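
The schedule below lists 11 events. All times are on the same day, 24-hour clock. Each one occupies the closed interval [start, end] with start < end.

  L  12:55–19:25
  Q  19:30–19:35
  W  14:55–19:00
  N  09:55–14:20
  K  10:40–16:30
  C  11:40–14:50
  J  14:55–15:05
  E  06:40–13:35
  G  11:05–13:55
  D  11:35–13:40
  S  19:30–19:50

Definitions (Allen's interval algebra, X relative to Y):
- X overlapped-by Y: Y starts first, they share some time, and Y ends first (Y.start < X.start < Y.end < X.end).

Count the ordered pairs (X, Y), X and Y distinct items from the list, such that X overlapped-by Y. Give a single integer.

Checking all 110 ordered pairs for relation 'overlapped-by'; matching pairs in alphabetical order:
(C, D): C overlapped-by D ✓
(C, E): C overlapped-by E ✓
(C, G): C overlapped-by G ✓
(C, N): C overlapped-by N ✓
(D, E): D overlapped-by E ✓
(G, E): G overlapped-by E ✓
(K, E): K overlapped-by E ✓
(K, N): K overlapped-by N ✓
(L, C): L overlapped-by C ✓
(L, D): L overlapped-by D ✓
(L, E): L overlapped-by E ✓
(L, G): L overlapped-by G ✓
(L, K): L overlapped-by K ✓
(L, N): L overlapped-by N ✓
(N, E): N overlapped-by E ✓
(W, K): W overlapped-by K ✓
Count: 16.

16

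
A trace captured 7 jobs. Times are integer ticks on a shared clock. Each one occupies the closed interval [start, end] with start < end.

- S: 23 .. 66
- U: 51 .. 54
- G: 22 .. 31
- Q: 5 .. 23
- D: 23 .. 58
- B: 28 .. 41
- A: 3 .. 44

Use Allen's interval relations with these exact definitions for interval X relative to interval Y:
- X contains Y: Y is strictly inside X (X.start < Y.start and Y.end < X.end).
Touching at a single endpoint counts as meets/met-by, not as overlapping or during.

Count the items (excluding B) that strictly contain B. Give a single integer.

3

Target B = [28, 41].
A [3, 44] → contains → counts.
D [23, 58] → contains → counts.
G [22, 31] → overlaps → no.
Q [5, 23] → before → no.
S [23, 66] → contains → counts.
U [51, 54] → after → no.
Total: 3.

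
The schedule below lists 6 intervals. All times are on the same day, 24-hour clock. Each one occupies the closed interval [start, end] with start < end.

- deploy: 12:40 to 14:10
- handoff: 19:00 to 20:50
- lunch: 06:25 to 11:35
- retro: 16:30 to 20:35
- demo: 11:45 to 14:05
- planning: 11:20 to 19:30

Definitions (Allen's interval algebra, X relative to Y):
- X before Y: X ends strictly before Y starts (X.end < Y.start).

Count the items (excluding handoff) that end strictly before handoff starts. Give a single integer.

3

Target handoff = [19:00, 20:50].
demo [11:45, 14:05] → before → counts.
deploy [12:40, 14:10] → before → counts.
lunch [06:25, 11:35] → before → counts.
planning [11:20, 19:30] → overlaps → no.
retro [16:30, 20:35] → overlaps → no.
Total: 3.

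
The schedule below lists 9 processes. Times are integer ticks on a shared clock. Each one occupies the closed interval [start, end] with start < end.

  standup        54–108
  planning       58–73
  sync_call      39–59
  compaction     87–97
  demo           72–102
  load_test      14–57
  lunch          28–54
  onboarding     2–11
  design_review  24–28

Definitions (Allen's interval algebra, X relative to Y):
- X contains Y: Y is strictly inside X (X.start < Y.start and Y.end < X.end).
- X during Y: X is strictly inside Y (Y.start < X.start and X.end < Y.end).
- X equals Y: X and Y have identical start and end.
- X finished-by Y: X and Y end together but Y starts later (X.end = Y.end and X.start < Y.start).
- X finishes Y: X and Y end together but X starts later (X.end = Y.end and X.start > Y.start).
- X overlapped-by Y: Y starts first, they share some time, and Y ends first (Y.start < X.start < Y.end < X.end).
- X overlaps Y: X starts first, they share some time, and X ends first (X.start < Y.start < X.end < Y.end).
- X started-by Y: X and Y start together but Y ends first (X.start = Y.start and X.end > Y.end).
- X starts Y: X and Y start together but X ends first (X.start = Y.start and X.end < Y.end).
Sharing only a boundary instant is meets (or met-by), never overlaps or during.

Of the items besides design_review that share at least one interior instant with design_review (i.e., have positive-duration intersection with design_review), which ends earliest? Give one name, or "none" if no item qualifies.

load_test

Target design_review = [24, 28].
compaction [87, 97] → after → excluded.
demo [72, 102] → after → excluded.
load_test [14, 57] → contains → candidate.
lunch [28, 54] → met-by → excluded.
onboarding [2, 11] → before → excluded.
planning [58, 73] → after → excluded.
standup [54, 108] → after → excluded.
sync_call [39, 59] → after → excluded.
Among candidates, earliest end is 57 → load_test.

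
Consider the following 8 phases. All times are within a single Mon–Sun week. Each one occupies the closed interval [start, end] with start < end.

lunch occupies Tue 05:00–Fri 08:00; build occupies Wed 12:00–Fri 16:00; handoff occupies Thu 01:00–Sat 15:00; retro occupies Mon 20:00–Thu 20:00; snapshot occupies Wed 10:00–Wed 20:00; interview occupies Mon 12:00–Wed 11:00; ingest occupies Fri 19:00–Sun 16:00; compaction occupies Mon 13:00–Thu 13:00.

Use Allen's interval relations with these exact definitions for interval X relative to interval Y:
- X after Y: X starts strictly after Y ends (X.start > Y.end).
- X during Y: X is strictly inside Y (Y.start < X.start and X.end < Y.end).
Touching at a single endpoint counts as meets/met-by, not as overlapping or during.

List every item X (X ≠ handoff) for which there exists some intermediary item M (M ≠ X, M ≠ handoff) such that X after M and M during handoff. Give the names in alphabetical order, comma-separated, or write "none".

none

Target handoff = [Thu 01:00, Sat 15:00].
Intermediaries M with M during handoff: none.
Union: none.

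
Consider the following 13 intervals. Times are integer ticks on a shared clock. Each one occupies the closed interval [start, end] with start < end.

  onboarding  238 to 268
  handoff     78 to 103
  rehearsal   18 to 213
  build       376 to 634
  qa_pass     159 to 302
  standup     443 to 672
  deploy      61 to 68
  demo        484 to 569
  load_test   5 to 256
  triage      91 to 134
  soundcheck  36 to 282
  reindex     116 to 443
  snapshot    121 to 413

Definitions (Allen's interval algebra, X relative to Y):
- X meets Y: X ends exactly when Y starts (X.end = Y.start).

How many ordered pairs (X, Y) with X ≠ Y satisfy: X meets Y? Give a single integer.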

****

All the lines above need to be retyped exactly, with nothing left out.

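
The schedule below lists 11 events. All times are on the same day, 24-hour clock. Each one occupies the closed interval [start, end] with start < end.

  L  12:55–19:25
  Q  19:30–19:35
  W  14:55–19:00
  N  09:55–14:20
  K  10:40–16:30
  C  11:40–14:50
  J  14:55–15:05
  E  06:40–13:35
  G  11:05–13:55
  D  11:35–13:40
  S  19:30–19:50

Definitions (Allen's interval algebra, X relative to Y):
- X overlapped-by Y: Y starts first, they share some time, and Y ends first (Y.start < X.start < Y.end < X.end).

Count the ordered pairs (X, Y), X and Y distinct items from the list, such that X overlapped-by Y. Give a single integer.

Checking all 110 ordered pairs for relation 'overlapped-by'; matching pairs in alphabetical order:
(C, D): C overlapped-by D ✓
(C, E): C overlapped-by E ✓
(C, G): C overlapped-by G ✓
(C, N): C overlapped-by N ✓
(D, E): D overlapped-by E ✓
(G, E): G overlapped-by E ✓
(K, E): K overlapped-by E ✓
(K, N): K overlapped-by N ✓
(L, C): L overlapped-by C ✓
(L, D): L overlapped-by D ✓
(L, E): L overlapped-by E ✓
(L, G): L overlapped-by G ✓
(L, K): L overlapped-by K ✓
(L, N): L overlapped-by N ✓
(N, E): N overlapped-by E ✓
(W, K): W overlapped-by K ✓
Count: 16.

16

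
A trace captured 7 jobs. Times are integer ticks on a shared clock. Each one occupies the closed interval [start, end] with start < end.

- S: 23 .. 66
- U: 51 .. 54
- G: 22 .. 31
- Q: 5 .. 23
- D: 23 .. 58
- B: 28 .. 41
- A: 3 .. 44

Use Allen's interval relations with these exact definitions for interval X relative to interval Y:
- X contains Y: Y is strictly inside X (X.start < Y.start and Y.end < X.end).
Touching at a single endpoint counts as meets/met-by, not as overlapping or during.

Count the items (excluding B) that strictly contain B. Give a single integer.

3

Target B = [28, 41].
A [3, 44] → contains → counts.
D [23, 58] → contains → counts.
G [22, 31] → overlaps → no.
Q [5, 23] → before → no.
S [23, 66] → contains → counts.
U [51, 54] → after → no.
Total: 3.

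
The schedule below lists 6 intervals. All times are on the same day, 24-hour clock. Each one occupies the closed interval [start, end] with start < end.

- deploy: 12:40 to 14:10
- handoff: 19:00 to 20:50
- lunch: 06:25 to 11:35
- retro: 16:30 to 20:35
- demo: 11:45 to 14:05
- planning: 11:20 to 19:30

Definitions (Allen's interval algebra, X relative to Y):
- X before Y: X ends strictly before Y starts (X.end < Y.start).

Count the items (excluding handoff) that end strictly before handoff starts. Give a single integer.

3

Target handoff = [19:00, 20:50].
demo [11:45, 14:05] → before → counts.
deploy [12:40, 14:10] → before → counts.
lunch [06:25, 11:35] → before → counts.
planning [11:20, 19:30] → overlaps → no.
retro [16:30, 20:35] → overlaps → no.
Total: 3.

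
The schedule below lists 9 processes. Times are integer ticks on a shared clock. Each one occupies the closed interval [start, end] with start < end.

  standup        54–108
  planning       58–73
  sync_call      39–59
  compaction     87–97
  demo           72–102
  load_test      14–57
  lunch          28–54
  onboarding     2–11
  design_review  24–28

Definitions (Allen's interval algebra, X relative to Y):
- X contains Y: Y is strictly inside X (X.start < Y.start and Y.end < X.end).
- X during Y: X is strictly inside Y (Y.start < X.start and X.end < Y.end).
- X equals Y: X and Y have identical start and end.
- X finished-by Y: X and Y end together but Y starts later (X.end = Y.end and X.start < Y.start).
- X finishes Y: X and Y end together but X starts later (X.end = Y.end and X.start > Y.start).
- X overlapped-by Y: Y starts first, they share some time, and Y ends first (Y.start < X.start < Y.end < X.end).
- X overlaps Y: X starts first, they share some time, and X ends first (X.start < Y.start < X.end < Y.end).
- X started-by Y: X and Y start together but Y ends first (X.start = Y.start and X.end > Y.end).
- X starts Y: X and Y start together but X ends first (X.start = Y.start and X.end < Y.end).
Sharing only a boundary instant is meets (or met-by), never overlaps or during.

Of the items besides design_review that share at least one interior instant with design_review (i.e., have positive-duration intersection with design_review), which ends earliest? Give one name, or "none" if no item qualifies.

load_test

Target design_review = [24, 28].
compaction [87, 97] → after → excluded.
demo [72, 102] → after → excluded.
load_test [14, 57] → contains → candidate.
lunch [28, 54] → met-by → excluded.
onboarding [2, 11] → before → excluded.
planning [58, 73] → after → excluded.
standup [54, 108] → after → excluded.
sync_call [39, 59] → after → excluded.
Among candidates, earliest end is 57 → load_test.

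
Consider the following 8 phases. All times are within a single Mon–Sun week. Each one occupies the closed interval [start, end] with start < end.

lunch occupies Tue 05:00–Fri 08:00; build occupies Wed 12:00–Fri 16:00; handoff occupies Thu 01:00–Sat 15:00; retro occupies Mon 20:00–Thu 20:00; snapshot occupies Wed 10:00–Wed 20:00; interview occupies Mon 12:00–Wed 11:00; ingest occupies Fri 19:00–Sun 16:00; compaction occupies Mon 13:00–Thu 13:00.

Use Allen's interval relations with these exact definitions for interval X relative to interval Y:
- X after Y: X starts strictly after Y ends (X.start > Y.end).
- X during Y: X is strictly inside Y (Y.start < X.start and X.end < Y.end).
Touching at a single endpoint counts as meets/met-by, not as overlapping or during.

List every item X (X ≠ handoff) for which there exists some intermediary item M (M ≠ X, M ≠ handoff) such that X after M and M during handoff. Give the names in alphabetical order, comma-separated, or write "none".

none

Target handoff = [Thu 01:00, Sat 15:00].
Intermediaries M with M during handoff: none.
Union: none.

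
Consider the following 13 intervals. Times are integer ticks on a shared clock. Each one occupies the closed interval [start, end] with start < end.

  onboarding  238 to 268
  handoff     78 to 103
  rehearsal   18 to 213
  build       376 to 634
  qa_pass     159 to 302
  standup     443 to 672
  deploy      61 to 68
  demo        484 to 569
  load_test   5 to 256
  triage      91 to 134
  soundcheck  36 to 282
  reindex     116 to 443
  snapshot    121 to 413

Definitions (Allen's interval algebra, X relative to Y):
- X meets Y: X ends exactly when Y starts (X.end = Y.start).

How many ordered pairs (X, Y) with X ≠ Y satisfy: X meets Y? Give a single integer.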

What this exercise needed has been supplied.